Stored data —
BEGIN
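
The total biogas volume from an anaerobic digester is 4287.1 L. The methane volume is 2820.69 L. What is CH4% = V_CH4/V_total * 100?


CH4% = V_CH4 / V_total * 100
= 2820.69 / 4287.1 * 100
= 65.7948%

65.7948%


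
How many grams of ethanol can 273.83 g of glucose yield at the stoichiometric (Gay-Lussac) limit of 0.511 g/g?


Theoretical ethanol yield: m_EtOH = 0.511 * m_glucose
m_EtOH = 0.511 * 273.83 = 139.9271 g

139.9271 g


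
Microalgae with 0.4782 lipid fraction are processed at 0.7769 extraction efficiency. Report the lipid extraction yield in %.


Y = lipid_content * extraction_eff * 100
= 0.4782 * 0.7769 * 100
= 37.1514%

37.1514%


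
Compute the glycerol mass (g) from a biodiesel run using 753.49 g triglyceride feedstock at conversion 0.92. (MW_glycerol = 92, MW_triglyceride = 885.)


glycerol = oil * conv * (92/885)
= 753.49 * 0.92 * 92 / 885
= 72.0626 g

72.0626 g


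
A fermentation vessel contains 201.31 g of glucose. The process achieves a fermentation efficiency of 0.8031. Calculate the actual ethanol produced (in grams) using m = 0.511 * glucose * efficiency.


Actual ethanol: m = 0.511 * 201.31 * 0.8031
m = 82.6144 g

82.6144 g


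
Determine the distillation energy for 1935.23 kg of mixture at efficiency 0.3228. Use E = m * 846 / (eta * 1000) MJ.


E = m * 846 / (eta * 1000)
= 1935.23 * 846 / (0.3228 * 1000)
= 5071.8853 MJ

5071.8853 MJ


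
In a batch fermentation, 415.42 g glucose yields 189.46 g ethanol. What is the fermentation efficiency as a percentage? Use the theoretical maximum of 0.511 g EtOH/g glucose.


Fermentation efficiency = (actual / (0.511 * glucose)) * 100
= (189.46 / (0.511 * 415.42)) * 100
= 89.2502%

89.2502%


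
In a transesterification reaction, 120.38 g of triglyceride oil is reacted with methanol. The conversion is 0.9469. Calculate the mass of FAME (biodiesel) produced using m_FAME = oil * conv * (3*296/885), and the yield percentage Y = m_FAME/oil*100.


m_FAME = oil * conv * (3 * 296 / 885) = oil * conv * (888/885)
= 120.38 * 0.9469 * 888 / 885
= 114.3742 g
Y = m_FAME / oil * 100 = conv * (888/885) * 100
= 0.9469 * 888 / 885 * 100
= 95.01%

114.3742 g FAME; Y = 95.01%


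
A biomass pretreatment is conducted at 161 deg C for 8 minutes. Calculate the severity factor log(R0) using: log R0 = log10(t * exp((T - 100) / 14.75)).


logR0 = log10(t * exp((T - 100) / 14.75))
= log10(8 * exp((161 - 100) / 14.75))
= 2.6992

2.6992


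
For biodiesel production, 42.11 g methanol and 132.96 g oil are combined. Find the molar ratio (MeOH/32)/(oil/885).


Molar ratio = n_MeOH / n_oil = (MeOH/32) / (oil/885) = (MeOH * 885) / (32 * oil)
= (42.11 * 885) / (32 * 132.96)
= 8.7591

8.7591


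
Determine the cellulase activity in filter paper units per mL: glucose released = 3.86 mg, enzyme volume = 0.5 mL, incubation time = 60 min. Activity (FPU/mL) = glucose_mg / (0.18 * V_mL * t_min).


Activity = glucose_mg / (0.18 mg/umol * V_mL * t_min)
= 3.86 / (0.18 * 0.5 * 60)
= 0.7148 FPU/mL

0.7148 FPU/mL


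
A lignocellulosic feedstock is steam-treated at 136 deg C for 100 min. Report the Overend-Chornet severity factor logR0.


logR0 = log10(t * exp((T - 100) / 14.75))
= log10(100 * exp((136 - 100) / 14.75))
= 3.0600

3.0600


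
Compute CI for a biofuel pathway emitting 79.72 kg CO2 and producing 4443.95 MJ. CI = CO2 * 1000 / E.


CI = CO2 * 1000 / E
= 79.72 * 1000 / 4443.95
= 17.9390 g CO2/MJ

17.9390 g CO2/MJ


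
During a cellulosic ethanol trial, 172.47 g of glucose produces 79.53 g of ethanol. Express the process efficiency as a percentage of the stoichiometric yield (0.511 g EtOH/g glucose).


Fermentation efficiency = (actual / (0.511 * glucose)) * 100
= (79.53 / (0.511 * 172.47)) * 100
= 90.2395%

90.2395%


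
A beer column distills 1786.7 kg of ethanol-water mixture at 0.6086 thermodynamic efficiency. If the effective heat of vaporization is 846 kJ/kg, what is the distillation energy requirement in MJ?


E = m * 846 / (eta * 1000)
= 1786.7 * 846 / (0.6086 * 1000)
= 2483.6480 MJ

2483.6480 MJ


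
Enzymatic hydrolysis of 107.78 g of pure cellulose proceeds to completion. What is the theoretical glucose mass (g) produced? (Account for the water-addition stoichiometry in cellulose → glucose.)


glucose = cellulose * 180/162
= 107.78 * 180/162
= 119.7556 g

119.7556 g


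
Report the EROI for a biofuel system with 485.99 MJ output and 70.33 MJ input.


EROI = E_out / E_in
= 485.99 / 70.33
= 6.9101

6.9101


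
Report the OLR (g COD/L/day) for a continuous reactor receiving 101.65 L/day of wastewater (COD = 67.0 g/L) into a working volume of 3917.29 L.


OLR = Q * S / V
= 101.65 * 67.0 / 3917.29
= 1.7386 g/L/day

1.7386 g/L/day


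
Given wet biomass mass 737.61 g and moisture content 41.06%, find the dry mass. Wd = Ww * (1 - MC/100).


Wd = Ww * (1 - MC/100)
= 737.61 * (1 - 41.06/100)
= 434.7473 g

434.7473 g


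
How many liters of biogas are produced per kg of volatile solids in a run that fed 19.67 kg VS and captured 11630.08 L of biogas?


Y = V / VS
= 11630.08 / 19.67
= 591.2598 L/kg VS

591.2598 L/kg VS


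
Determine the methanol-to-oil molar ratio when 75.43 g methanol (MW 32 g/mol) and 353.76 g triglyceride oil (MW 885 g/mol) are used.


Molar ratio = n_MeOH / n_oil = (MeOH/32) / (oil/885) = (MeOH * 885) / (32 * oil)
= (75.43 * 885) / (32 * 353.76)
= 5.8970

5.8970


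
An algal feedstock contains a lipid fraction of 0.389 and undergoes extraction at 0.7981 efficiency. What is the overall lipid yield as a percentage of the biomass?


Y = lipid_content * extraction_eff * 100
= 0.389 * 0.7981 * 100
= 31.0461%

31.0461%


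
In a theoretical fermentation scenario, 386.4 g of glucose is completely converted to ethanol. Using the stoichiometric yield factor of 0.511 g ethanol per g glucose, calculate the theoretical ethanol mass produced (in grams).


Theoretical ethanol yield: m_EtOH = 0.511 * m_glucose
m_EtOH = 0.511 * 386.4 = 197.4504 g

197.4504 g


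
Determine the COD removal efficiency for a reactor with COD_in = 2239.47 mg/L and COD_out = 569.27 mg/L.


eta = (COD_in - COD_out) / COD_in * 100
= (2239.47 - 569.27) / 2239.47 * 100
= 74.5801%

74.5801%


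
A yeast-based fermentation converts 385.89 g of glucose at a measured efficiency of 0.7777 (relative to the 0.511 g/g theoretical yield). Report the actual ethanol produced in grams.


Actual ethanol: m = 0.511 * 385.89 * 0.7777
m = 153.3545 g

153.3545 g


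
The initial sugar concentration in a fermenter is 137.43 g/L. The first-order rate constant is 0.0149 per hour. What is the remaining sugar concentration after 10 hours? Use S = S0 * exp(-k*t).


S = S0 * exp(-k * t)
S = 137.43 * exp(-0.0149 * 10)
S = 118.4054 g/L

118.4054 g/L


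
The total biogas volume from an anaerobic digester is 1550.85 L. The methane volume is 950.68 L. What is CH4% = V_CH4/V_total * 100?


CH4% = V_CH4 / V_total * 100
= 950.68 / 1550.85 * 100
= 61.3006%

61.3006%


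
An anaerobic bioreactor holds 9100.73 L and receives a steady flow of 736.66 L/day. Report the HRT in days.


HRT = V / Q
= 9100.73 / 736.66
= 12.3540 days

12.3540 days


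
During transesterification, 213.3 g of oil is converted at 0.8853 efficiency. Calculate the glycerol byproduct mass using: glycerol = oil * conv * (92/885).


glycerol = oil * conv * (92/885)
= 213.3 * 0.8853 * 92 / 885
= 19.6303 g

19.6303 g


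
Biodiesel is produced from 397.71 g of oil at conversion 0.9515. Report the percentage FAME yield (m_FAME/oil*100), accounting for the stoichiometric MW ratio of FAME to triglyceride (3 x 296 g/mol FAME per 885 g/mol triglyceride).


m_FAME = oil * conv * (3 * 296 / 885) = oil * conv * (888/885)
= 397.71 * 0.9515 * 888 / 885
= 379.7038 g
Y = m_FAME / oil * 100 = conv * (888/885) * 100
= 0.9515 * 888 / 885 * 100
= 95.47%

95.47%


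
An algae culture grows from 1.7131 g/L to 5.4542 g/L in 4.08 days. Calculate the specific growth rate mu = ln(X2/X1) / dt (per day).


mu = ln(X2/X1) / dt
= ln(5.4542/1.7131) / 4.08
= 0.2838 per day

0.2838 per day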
END
What needs to be done —
The expected output is the run of lines from the one holding "An algae culture" to the last line of the entries above, each reproduced character for character.

Answer space —
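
An algae culture grows from 1.7131 g/L to 5.4542 g/L in 4.08 days. Calculate the specific growth rate mu = ln(X2/X1) / dt (per day).


mu = ln(X2/X1) / dt
= ln(5.4542/1.7131) / 4.08
= 0.2838 per day

0.2838 per day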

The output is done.